▸ **Data to examine**
--------

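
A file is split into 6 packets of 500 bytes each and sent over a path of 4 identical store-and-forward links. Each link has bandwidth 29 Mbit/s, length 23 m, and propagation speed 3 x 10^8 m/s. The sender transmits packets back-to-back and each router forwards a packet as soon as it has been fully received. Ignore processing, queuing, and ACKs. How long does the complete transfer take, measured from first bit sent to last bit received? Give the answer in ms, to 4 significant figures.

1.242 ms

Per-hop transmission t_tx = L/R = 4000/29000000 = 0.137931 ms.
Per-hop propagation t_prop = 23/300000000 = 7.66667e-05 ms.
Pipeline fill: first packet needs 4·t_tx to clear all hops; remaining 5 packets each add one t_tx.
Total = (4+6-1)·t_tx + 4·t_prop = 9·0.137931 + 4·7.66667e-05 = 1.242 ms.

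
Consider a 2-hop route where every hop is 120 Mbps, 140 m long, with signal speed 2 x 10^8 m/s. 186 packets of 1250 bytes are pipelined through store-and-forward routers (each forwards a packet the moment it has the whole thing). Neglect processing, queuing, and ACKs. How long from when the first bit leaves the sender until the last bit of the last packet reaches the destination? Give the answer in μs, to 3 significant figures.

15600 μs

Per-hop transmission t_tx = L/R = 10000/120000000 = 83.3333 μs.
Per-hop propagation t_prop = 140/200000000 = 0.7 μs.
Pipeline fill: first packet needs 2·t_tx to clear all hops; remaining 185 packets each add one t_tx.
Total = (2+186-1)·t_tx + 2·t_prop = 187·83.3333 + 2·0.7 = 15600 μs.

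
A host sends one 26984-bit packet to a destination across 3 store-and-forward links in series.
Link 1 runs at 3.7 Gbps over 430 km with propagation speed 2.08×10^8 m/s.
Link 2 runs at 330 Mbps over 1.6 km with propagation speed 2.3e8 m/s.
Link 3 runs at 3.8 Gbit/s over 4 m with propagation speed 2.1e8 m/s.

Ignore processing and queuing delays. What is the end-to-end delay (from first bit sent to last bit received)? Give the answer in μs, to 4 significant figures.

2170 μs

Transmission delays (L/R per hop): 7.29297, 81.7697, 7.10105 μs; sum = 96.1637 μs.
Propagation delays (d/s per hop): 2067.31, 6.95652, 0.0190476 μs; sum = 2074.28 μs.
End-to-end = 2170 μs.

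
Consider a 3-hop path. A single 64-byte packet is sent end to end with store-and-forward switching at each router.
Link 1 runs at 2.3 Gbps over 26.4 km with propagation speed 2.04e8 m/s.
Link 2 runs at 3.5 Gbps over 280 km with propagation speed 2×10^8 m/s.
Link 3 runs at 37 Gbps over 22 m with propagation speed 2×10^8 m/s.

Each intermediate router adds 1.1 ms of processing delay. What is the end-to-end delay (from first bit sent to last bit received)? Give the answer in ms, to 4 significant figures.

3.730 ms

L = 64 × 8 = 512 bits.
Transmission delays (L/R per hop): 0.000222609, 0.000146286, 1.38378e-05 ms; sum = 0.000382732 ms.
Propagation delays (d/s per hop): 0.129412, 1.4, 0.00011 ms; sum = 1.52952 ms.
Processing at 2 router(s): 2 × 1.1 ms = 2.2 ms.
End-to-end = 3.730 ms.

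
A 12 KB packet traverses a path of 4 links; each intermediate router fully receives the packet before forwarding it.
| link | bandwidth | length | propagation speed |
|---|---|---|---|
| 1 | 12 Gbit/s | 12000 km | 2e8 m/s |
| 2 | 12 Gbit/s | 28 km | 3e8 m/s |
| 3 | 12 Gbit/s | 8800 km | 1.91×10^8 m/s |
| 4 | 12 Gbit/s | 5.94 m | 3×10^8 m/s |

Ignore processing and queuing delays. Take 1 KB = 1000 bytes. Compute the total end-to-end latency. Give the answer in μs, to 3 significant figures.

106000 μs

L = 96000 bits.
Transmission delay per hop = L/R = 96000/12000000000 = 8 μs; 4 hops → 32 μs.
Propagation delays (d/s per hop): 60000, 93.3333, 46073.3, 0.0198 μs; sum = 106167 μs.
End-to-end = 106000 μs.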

--------

▸ **Work instruction**
The first line of the entries, the line with "Link 3 runs at 3.8", and every line between them should be retyped exactly, and nothing else.

▸ **Completed task**
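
A file is split into 6 packets of 500 bytes each and sent over a path of 4 identical store-and-forward links. Each link has bandwidth 29 Mbit/s, length 23 m, and propagation speed 3 x 10^8 m/s. The sender transmits packets back-to-back and each router forwards a packet as soon as it has been fully received. Ignore processing, queuing, and ACKs. How long does the complete transfer take, measured from first bit sent to last bit received? Give the answer in ms, to 4 significant figures.

1.242 ms

Per-hop transmission t_tx = L/R = 4000/29000000 = 0.137931 ms.
Per-hop propagation t_prop = 23/300000000 = 7.66667e-05 ms.
Pipeline fill: first packet needs 4·t_tx to clear all hops; remaining 5 packets each add one t_tx.
Total = (4+6-1)·t_tx + 4·t_prop = 9·0.137931 + 4·7.66667e-05 = 1.242 ms.

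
Consider a 2-hop route where every hop is 120 Mbps, 140 m long, with signal speed 2 x 10^8 m/s. 186 packets of 1250 bytes are pipelined through store-and-forward routers (each forwards a packet the moment it has the whole thing). Neglect processing, queuing, and ACKs. How long from when the first bit leaves the sender until the last bit of the last packet reaches the destination? Give the answer in μs, to 3 significant figures.

15600 μs

Per-hop transmission t_tx = L/R = 10000/120000000 = 83.3333 μs.
Per-hop propagation t_prop = 140/200000000 = 0.7 μs.
Pipeline fill: first packet needs 2·t_tx to clear all hops; remaining 185 packets each add one t_tx.
Total = (2+186-1)·t_tx + 2·t_prop = 187·83.3333 + 2·0.7 = 15600 μs.

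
A host sends one 26984-bit packet to a destination across 3 store-and-forward links in series.
Link 1 runs at 3.7 Gbps over 430 km with propagation speed 2.08×10^8 m/s.
Link 2 runs at 330 Mbps over 1.6 km with propagation speed 2.3e8 m/s.
Link 3 runs at 3.8 Gbit/s over 4 m with propagation speed 2.1e8 m/s.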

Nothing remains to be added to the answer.